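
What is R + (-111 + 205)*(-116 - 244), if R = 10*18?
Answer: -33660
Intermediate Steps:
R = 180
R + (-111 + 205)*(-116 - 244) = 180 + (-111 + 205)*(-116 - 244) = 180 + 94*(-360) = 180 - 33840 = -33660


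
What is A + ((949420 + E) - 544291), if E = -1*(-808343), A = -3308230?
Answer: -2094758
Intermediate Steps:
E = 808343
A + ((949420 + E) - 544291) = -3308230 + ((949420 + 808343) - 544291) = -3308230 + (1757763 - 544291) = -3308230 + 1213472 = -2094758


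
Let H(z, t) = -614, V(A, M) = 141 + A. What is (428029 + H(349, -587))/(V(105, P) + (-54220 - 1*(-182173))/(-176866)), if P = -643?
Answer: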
────
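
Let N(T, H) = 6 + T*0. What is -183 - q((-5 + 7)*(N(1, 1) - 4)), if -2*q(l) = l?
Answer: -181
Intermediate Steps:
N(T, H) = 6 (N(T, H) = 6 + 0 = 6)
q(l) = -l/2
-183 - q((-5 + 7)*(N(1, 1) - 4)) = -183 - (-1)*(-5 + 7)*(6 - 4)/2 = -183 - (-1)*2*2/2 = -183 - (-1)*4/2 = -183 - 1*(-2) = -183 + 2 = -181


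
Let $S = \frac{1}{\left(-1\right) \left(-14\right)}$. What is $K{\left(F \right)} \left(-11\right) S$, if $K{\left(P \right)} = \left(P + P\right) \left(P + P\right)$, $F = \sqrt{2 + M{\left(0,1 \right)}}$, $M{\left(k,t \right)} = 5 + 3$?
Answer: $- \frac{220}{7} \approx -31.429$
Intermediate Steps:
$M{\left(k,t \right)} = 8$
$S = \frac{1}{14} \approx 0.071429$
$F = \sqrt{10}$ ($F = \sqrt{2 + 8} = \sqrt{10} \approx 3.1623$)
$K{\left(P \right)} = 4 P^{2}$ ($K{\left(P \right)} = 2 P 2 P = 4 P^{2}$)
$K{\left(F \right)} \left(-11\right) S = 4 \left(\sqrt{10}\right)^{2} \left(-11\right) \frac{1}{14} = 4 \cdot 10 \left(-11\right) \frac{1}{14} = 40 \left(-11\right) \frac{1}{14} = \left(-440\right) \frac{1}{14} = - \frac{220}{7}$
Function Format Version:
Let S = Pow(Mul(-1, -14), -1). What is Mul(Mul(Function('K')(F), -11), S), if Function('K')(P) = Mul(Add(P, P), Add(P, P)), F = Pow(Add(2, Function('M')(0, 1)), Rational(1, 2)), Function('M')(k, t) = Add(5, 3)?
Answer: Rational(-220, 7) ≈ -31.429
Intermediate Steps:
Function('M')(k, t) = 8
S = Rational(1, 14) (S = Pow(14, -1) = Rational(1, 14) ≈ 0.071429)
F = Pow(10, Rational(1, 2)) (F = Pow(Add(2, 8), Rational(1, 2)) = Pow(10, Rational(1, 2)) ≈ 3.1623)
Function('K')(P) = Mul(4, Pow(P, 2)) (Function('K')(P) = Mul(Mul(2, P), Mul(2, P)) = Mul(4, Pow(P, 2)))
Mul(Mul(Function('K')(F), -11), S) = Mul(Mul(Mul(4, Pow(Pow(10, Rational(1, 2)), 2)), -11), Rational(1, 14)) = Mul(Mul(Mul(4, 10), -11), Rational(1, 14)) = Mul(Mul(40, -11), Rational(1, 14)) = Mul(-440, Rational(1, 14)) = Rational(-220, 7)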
────
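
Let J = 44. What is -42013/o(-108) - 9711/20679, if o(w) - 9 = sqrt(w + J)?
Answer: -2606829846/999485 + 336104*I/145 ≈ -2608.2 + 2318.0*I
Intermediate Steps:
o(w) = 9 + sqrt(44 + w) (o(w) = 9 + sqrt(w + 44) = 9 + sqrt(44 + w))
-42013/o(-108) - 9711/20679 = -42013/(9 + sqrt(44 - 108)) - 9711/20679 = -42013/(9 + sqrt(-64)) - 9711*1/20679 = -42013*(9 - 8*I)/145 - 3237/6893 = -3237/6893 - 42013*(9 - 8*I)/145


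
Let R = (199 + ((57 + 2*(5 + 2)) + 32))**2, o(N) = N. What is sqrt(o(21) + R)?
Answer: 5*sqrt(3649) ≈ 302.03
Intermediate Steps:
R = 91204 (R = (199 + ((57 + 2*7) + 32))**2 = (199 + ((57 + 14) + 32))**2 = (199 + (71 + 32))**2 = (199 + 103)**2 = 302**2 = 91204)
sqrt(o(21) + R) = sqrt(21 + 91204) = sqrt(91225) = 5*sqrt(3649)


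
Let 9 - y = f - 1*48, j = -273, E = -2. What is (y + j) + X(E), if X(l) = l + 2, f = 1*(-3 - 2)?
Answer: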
────
TASK BRIEF: Copy every line in the data above that has the string "Answer" in it.

EXPECTED OUTPUT:
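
Answer: -33660
Answer: -2094758
Answer:
Answer: -181
Answer: $- \frac{220}{7} \approx -31.429$
Answer: Rational(-220, 7) ≈ -31.429
Answer: -2606829846/999485 + 336104*I/145 ≈ -2608.2 + 2318.0*I
Answer: 5*sqrt(3649) ≈ 302.03
Answer: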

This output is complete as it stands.